> _AIM OF THE TASK_:
Without changing anything, set down every line shown below.

--- START ---

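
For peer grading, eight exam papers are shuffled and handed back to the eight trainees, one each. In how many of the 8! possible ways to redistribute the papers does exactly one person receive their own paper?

14832

Choose which one of the 8 is fixed: C(8,1) = 8.
The remaining 7 must be deranged: !7 = 1854.
Total: 8 × 1854 = 14832.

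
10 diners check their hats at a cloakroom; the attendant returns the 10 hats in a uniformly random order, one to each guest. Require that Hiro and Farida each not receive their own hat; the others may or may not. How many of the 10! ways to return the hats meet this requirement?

2943360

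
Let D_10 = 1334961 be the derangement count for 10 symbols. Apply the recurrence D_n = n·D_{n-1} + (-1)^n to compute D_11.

D_11 = 11·1334961 - 1 = 14684570.

14684570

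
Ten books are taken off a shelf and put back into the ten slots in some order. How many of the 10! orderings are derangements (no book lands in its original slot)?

1334961

!10 = 10! · Σ_{k=0}^{10} (-1)^k/k!
= 10! - 10!/1! + 10!/2! - 10!/3! + 10!/4! - 10!/5! + 10!/6! - 10!/7! + 10!/8! - 10!/9! + 10!/10!
= 3628800 - 3628800 + 1814400 - 604800 + 151200 - 30240 + 5040 - 720 + 90 - 10 + 1
= 1334961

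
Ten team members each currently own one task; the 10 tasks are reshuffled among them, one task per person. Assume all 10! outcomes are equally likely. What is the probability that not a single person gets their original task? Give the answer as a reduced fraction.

16481/44800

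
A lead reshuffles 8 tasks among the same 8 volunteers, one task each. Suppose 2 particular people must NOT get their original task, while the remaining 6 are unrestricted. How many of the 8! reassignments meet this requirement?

30960

Let A_j be the event that the j-th constrained one is fixed. By inclusion-exclusion over the 2 events:
Σ_{j=0}^{2} (-1)^j C(2,j)(8-j)!
= C(2,0)·8! - C(2,1)·7! + C(2,2)·6!
= 40320 - 10080 + 720
= 30960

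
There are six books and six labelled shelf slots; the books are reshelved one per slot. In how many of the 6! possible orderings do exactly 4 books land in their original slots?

15

Pick the 4 fixed positions: C(6,4) = 15 ways.
The remaining 2 must be deranged: !2 = 1.
Total: 15 × 1 = 15.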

--- END ---

> _TASK RESULT_:
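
For peer grading, eight exam papers are shuffled and handed back to the eight trainees, one each. In how many of the 8! possible ways to redistribute the papers does exactly one person receive their own paper?

14832

Choose which one of the 8 is fixed: C(8,1) = 8.
The remaining 7 must be deranged: !7 = 1854.
Total: 8 × 1854 = 14832.

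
10 diners check their hats at a cloakroom; the attendant returns the 10 hats in a uniformly random order, one to each guest. Require that Hiro and Farida each not receive their own hat; the others may or may not. How many of the 10! ways to return the hats meet this requirement?

2943360

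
Let D_10 = 1334961 be the derangement count for 10 symbols. Apply the recurrence D_n = n·D_{n-1} + (-1)^n to compute D_11.

D_11 = 11·1334961 - 1 = 14684570.

14684570

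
Ten books are taken off a shelf and put back into the ten slots in some order. How many of the 10! orderings are derangements (no book lands in its original slot)?

1334961

!10 = 10! · Σ_{k=0}^{10} (-1)^k/k!
= 10! - 10!/1! + 10!/2! - 10!/3! + 10!/4! - 10!/5! + 10!/6! - 10!/7! + 10!/8! - 10!/9! + 10!/10!
= 3628800 - 3628800 + 1814400 - 604800 + 151200 - 30240 + 5040 - 720 + 90 - 10 + 1
= 1334961

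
Ten team members each currently own one task; the 10 tasks are reshuffled among them, one task per person. Assume all 10! outcomes are equally likely. What is the probability that not a single person gets their original task? Give the answer as a reduced fraction.

16481/44800

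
A lead reshuffles 8 tasks among the same 8 volunteers, one task each. Suppose 2 particular people must NOT get their original task, while the remaining 6 are unrestricted. How many of the 8! reassignments meet this requirement?

30960

Let A_j be the event that the j-th constrained one is fixed. By inclusion-exclusion over the 2 events:
Σ_{j=0}^{2} (-1)^j C(2,j)(8-j)!
= C(2,0)·8! - C(2,1)·7! + C(2,2)·6!
= 40320 - 10080 + 720
= 30960

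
There are six books and six labelled shelf slots; the books are reshelved one per slot. In how many of the 6! possible orderings do exactly 4 books land in their original slots?

15

Pick the 4 fixed positions: C(6,4) = 15 ways.
The remaining 2 must be deranged: !2 = 1.
Total: 15 × 1 = 15.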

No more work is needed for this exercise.